Working line by line, output the entries below exactly as they appear.

○ ○ ○

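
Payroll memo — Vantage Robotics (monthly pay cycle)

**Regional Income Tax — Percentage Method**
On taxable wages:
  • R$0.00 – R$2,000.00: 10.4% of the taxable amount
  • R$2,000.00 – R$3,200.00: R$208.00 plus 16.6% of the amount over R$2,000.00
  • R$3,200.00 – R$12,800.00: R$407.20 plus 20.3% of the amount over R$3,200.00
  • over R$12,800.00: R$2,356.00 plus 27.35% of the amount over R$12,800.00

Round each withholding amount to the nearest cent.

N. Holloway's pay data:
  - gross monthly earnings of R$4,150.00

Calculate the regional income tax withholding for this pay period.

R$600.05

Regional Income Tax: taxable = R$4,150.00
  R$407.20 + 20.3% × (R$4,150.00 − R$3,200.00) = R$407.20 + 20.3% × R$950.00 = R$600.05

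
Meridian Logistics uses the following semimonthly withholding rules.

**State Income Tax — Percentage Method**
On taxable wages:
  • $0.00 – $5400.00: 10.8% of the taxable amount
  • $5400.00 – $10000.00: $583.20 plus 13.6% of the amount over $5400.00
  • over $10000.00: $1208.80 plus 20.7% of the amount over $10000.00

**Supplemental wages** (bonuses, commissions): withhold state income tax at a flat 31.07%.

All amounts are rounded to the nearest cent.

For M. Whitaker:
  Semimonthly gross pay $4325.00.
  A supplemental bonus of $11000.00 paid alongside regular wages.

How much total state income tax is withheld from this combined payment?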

○ ○ ○

Solution to this exercise>
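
Payroll memo — Vantage Robotics (monthly pay cycle)

**Regional Income Tax — Percentage Method**
On taxable wages:
  • R$0.00 – R$2,000.00: 10.4% of the taxable amount
  • R$2,000.00 – R$3,200.00: R$208.00 plus 16.6% of the amount over R$2,000.00
  • R$3,200.00 – R$12,800.00: R$407.20 plus 20.3% of the amount over R$3,200.00
  • over R$12,800.00: R$2,356.00 plus 27.35% of the amount over R$12,800.00

Round each withholding amount to the nearest cent.

N. Holloway's pay data:
  - gross monthly earnings of R$4,150.00

Calculate the regional income tax withholding for this pay period.

R$600.05

Regional Income Tax: taxable = R$4,150.00
  R$407.20 + 20.3% × (R$4,150.00 − R$3,200.00) = R$407.20 + 20.3% × R$950.00 = R$600.05

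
Meridian Logistics uses the following semimonthly withholding rules.

**State Income Tax — Percentage Method**
On taxable wages:
  • $0.00 – $5400.00: 10.8% of the taxable amount
  • $5400.00 – $10000.00: $583.20 plus 13.6% of the amount over $5400.00
  • over $10000.00: $1208.80 plus 20.7% of the amount over $10000.00

**Supplemental wages** (bonuses, commissions): withhold state income tax at a flat 31.07%.

All amounts are rounded to the nearest cent.

For M. Whitaker:
  Semimonthly gross pay $4325.00.
  A supplemental bonus of $11000.00 paid alongside regular wages.

How much total state income tax is withheld from this combined payment?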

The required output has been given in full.